BRIEF: Below is a listing. Copy each line of it that holds the word "TEXT".

AVAILABLE DATA:
# # # # # # #

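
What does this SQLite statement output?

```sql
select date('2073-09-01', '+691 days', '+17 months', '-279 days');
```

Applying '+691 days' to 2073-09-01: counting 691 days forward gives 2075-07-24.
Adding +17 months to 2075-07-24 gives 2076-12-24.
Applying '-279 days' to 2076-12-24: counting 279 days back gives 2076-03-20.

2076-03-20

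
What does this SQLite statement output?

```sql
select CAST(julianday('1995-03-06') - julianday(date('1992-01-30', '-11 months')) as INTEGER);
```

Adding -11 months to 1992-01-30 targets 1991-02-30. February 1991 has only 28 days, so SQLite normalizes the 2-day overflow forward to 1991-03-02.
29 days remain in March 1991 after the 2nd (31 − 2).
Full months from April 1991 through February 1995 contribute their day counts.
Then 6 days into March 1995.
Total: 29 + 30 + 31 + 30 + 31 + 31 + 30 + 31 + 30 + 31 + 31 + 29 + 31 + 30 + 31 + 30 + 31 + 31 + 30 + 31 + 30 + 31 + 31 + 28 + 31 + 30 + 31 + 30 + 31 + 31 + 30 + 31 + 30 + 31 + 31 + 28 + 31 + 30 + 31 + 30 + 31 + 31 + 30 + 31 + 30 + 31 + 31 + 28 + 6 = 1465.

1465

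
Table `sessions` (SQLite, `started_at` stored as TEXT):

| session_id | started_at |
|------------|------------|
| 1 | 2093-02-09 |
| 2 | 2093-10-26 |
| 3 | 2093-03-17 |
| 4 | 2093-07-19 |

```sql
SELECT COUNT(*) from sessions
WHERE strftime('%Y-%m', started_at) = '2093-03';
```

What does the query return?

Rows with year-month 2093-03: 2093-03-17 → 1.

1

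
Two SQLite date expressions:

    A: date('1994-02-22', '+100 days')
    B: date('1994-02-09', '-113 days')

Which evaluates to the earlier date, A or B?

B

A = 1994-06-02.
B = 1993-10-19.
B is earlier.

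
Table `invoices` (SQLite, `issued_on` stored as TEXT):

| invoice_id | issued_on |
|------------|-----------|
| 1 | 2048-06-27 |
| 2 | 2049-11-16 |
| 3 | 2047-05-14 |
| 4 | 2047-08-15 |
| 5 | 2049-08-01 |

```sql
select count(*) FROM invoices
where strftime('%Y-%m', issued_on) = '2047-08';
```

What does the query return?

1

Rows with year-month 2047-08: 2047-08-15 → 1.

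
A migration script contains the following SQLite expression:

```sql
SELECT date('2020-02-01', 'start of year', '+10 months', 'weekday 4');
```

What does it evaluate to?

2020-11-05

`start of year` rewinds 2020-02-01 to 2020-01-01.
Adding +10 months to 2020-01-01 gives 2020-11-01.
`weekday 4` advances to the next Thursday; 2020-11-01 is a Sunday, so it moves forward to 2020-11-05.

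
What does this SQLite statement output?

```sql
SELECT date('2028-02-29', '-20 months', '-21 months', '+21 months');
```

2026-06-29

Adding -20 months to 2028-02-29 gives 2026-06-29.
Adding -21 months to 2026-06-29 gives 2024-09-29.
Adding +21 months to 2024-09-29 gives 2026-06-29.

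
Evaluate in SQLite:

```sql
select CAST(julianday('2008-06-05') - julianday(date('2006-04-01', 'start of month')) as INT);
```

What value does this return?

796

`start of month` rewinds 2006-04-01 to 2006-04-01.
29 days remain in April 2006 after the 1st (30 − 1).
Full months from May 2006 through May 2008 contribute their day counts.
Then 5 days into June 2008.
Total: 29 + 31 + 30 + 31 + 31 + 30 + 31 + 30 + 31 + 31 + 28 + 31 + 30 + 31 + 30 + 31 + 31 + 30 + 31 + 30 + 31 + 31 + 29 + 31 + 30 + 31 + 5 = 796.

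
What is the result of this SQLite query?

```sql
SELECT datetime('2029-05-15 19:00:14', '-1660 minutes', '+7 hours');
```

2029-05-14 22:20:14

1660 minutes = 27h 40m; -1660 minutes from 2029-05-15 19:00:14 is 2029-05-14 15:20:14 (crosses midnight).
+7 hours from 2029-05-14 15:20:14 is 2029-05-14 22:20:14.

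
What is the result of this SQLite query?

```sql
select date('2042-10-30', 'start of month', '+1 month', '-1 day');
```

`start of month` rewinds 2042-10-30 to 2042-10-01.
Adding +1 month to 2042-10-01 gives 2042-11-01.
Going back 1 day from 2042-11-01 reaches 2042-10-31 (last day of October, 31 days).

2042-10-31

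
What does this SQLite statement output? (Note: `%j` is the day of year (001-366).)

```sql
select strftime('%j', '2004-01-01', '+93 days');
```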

# # # # # # #

EXERCISE RESPONSE:
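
Table `sessions` (SQLite, `started_at` stored as TEXT):
Table `invoices` (SQLite, `issued_on` stored as TEXT):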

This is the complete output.